*PROBLEM REQUIREMENTS*
Give the line containing "L 1 0 0 0 0 0 1 0 0 0 0 0 0" again, exactly, along with all later lines of the entries, through the last one.

*EXTRACTED INFORMATION*
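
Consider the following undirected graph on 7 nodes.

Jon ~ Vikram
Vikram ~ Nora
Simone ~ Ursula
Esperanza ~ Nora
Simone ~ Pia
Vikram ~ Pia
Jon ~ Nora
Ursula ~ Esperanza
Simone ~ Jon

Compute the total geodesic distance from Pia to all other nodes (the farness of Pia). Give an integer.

Distances from Pia: Esperanza:3, Jon:2, Nora:2, Simone:1, Ursula:2, Vikram:1.
Sum = 3 + 2 + 2 + 1 + 2 + 1 = 11.

11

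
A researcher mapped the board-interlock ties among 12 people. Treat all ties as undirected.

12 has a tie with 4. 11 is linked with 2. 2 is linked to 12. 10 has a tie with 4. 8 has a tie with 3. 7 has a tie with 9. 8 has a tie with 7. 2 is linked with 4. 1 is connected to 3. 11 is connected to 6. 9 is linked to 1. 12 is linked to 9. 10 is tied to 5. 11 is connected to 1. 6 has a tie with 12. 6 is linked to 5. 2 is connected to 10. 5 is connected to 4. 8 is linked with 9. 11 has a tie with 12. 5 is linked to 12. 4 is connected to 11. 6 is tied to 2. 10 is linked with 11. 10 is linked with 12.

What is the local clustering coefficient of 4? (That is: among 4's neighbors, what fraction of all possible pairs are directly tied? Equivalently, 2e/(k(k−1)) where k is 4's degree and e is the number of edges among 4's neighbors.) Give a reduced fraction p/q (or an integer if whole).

4/5

4's neighbors: 2, 5, 10, 11, and 12 (k = 5).
Possible neighbor pairs: C(5,2) = 10. Edges among them: 2–10, 2–11, 2–12, 5–10, 5–12, 10–11, 10–12, 11–12 → e = 8.
Clustering(4) = 8/10 = 4/5.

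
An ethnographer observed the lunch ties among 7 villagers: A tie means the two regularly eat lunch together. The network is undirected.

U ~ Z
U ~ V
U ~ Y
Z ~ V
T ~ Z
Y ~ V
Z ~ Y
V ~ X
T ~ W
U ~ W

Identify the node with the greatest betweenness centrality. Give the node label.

Unnormalized betweenness of each node: T:1/2, U:7/2, V:5, W:1/2, X:0, Y:0, Z:7/2.
V has the largest value, 5, making it the main broker — the node through which the most shortest paths run.

V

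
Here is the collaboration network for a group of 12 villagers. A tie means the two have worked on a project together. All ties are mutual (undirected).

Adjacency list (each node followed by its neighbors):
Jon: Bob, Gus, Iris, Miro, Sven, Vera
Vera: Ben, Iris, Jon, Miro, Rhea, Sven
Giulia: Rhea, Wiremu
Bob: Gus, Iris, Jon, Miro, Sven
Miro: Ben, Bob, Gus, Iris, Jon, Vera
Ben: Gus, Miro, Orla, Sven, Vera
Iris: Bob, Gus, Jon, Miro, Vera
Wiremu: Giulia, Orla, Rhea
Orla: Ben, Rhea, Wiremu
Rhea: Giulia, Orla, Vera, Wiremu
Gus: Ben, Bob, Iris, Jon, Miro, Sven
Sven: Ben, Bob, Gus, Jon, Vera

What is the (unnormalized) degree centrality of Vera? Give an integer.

6

Vera is directly tied to Ben, Iris, Jon, Miro, Rhea, and Sven. That is 6 neighbors, so the degree of Vera is 6.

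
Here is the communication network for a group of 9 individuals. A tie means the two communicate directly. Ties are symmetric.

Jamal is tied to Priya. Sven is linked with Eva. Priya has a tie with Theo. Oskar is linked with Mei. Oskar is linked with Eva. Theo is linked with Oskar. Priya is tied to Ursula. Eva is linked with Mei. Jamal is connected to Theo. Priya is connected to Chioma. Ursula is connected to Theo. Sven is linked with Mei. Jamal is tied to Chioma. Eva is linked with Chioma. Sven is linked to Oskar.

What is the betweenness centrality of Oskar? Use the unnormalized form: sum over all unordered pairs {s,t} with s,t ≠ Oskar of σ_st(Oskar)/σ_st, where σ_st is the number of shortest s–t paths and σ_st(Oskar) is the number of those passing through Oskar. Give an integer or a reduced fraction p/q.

15/2

Pairs whose geodesics pass through Oskar — Mei–Ursula: 1; Mei–Theo: 1; Mei–Priya: 1/2; Mei–Jamal: 1/2; Sven–Ursula: 1; Sven–Theo: 1; Sven–Priya: 1/2; Sven–Jamal: 1/2; Eva–Ursula: 1/2; Eva–Theo: 1.
All other pairs contribute 0.
Summing the contributions gives betweenness(Oskar) = 15/2.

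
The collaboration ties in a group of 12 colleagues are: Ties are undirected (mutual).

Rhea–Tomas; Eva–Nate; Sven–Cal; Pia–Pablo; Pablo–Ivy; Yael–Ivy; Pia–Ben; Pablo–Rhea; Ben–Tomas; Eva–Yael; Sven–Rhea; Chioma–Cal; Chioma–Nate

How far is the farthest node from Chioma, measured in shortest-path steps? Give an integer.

5

Distances from Chioma: Ben:5, Cal:1, Eva:2, Ivy:4, Nate:1, Pablo:4, Pia:5, Rhea:3, Sven:2, Tomas:4, Yael:3.
The largest is 5 (to Ben and Pia), so the eccentricity of Chioma is 5.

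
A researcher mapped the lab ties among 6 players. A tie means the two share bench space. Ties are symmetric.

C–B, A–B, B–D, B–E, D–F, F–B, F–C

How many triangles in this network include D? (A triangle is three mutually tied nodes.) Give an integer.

D's neighbors: B and F.
Neighbor pairs that are themselves tied: D–B–F. Each forms one triangle with D, for 1 in total.

1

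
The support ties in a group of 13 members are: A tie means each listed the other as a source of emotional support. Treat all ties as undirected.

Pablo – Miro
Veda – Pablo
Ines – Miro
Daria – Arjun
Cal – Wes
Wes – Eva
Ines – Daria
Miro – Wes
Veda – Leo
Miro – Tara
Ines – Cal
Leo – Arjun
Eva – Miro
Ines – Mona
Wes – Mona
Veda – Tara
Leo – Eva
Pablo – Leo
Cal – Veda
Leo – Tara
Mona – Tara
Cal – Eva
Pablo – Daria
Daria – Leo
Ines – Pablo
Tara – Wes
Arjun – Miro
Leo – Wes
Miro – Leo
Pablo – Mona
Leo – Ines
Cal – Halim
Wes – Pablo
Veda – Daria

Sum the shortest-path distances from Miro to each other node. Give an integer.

18

Distances from Miro: Arjun:1, Cal:2, Daria:2, Eva:1, Halim:3, Ines:1, Leo:1, Mona:2, Pablo:1, Tara:1, Veda:2, Wes:1.
Sum = 1 + 2 + 2 + 1 + 3 + 1 + 1 + 2 + 1 + 1 + 2 + 1 = 18.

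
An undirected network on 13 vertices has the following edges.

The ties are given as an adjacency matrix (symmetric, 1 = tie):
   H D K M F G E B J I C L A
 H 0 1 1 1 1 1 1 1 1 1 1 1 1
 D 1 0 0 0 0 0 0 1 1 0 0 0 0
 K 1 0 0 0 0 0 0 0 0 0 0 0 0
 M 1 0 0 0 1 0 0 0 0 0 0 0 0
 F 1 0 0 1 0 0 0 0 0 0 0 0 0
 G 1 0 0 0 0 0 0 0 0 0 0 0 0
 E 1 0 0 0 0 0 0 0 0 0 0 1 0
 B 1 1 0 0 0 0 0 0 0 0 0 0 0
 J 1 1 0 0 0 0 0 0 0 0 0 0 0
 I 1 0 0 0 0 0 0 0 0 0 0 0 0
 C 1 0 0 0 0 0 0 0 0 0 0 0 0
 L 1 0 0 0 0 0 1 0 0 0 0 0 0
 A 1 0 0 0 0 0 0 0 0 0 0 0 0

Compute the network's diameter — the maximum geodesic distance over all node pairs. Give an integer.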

*YOUR RESPONSE*
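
 L 1 0 0 0 0 0 1 0 0 0 0 0 0
 A 1 0 0 0 0 0 0 0 0 0 0 0 0

Compute the network's diameter — the maximum geodesic distance over all node pairs. Give an integer.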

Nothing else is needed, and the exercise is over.